Information supplied:
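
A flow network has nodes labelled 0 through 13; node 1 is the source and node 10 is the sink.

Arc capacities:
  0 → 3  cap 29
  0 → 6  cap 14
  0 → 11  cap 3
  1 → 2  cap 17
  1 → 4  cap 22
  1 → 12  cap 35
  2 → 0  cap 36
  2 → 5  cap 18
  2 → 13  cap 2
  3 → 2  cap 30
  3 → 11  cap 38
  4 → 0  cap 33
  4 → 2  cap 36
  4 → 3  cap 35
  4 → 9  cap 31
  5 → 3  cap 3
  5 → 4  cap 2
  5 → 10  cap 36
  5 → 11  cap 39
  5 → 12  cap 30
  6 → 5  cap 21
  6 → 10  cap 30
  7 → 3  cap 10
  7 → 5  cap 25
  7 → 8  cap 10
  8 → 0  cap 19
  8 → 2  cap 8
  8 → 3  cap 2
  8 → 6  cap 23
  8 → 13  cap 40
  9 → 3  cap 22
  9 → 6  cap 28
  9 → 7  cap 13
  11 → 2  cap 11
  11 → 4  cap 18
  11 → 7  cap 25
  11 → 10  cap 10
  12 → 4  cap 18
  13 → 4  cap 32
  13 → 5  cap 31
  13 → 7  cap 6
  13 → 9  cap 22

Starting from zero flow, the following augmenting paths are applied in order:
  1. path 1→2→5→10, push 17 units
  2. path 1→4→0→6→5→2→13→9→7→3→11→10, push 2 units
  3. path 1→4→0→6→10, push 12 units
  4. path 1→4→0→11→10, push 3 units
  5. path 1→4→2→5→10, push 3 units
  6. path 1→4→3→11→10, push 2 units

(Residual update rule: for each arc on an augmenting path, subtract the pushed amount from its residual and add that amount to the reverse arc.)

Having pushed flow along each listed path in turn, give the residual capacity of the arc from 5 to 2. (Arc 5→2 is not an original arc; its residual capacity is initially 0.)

after path 1 (1→2→5→10, push 17): res(5,2)=17
after path 2 (1→4→0→6→5→2→13→9→7→3→11→10, push 2): res(5,2)=15
after path 3 (1→4→0→6→10, push 12): res(5,2)=15
after path 4 (1→4→0→11→10, push 3): res(5,2)=15
after path 5 (1→4→2→5→10, push 3): res(5,2)=18
after path 6 (1→4→3→11→10, push 2): res(5,2)=18

Residual capacity of (5,2): 18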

Your task:
Where a line of the entries contains "units", report that line.

Written answer:
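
  1. path 1→2→5→10, push 17 units
  2. path 1→4→0→6→5→2→13→9→7→3→11→10, push 2 units
  3. path 1→4→0→6→10, push 12 units
  4. path 1→4→0→11→10, push 3 units
  5. path 1→4→2→5→10, push 3 units
  6. path 1→4→3→11→10, push 2 units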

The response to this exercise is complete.